### Assigned task
Reproduce each entry below exactly, without omitting any.

### Data section
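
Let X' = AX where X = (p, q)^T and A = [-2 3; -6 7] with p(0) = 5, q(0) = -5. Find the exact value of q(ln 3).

-1575

A = [[-2,3],[-6,7]]; eigenvalues λ = 4, 1.
Eigenvectors: (1,2) for λ=4, (-1,-1) for λ=1.
From the initial condition, c_1 = -10, c_2 = -15.
q(ln 3) = (-10)(3^4)(2) + (-15)(3^1)(-1) = -1575.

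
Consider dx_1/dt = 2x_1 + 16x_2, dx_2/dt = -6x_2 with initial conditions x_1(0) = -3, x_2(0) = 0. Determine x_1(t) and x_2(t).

x_1(t) = -3e^(2t), x_2(t) = 0

Coefficient matrix A = [[2, 16], [0, -6]].
Characteristic polynomial det(A - λI) = λ^2 + 4λ - 12 = 0.
Eigenvalues λ = 2, -6.
For λ=2: (A-λI) row 1 is [0, 16], so an eigenvector is (-1, 0).
For λ=-6: (A-λI) row 1 is [8, 16], so an eigenvector is (2, -1).
General solution: C_1e^(2t)(-1,0) + C_2e^(-6t)(2,-1).
Applying x_1(0)=-3, x_2(0)=0 gives C_1=3, C_2=0.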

### Written reply
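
Let X' = AX where X = (p, q)^T and A = [-2 3; -6 7] with p(0) = 5, q(0) = -5. Find the exact value of q(ln 3).

-1575

A = [[-2,3],[-6,7]]; eigenvalues λ = 4, 1.
Eigenvectors: (1,2) for λ=4, (-1,-1) for λ=1.
From the initial condition, c_1 = -10, c_2 = -15.
q(ln 3) = (-10)(3^4)(2) + (-15)(3^1)(-1) = -1575.

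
Consider dx_1/dt = 2x_1 + 16x_2, dx_2/dt = -6x_2 with initial conditions x_1(0) = -3, x_2(0) = 0. Determine x_1(t) and x_2(t).

x_1(t) = -3e^(2t), x_2(t) = 0

Coefficient matrix A = [[2, 16], [0, -6]].
Characteristic polynomial det(A - λI) = λ^2 + 4λ - 12 = 0.
Eigenvalues λ = 2, -6.
For λ=2: (A-λI) row 1 is [0, 16], so an eigenvector is (-1, 0).
For λ=-6: (A-λI) row 1 is [8, 16], so an eigenvector is (2, -1).
General solution: C_1e^(2t)(-1,0) + C_2e^(-6t)(2,-1).
Applying x_1(0)=-3, x_2(0)=0 gives C_1=3, C_2=0.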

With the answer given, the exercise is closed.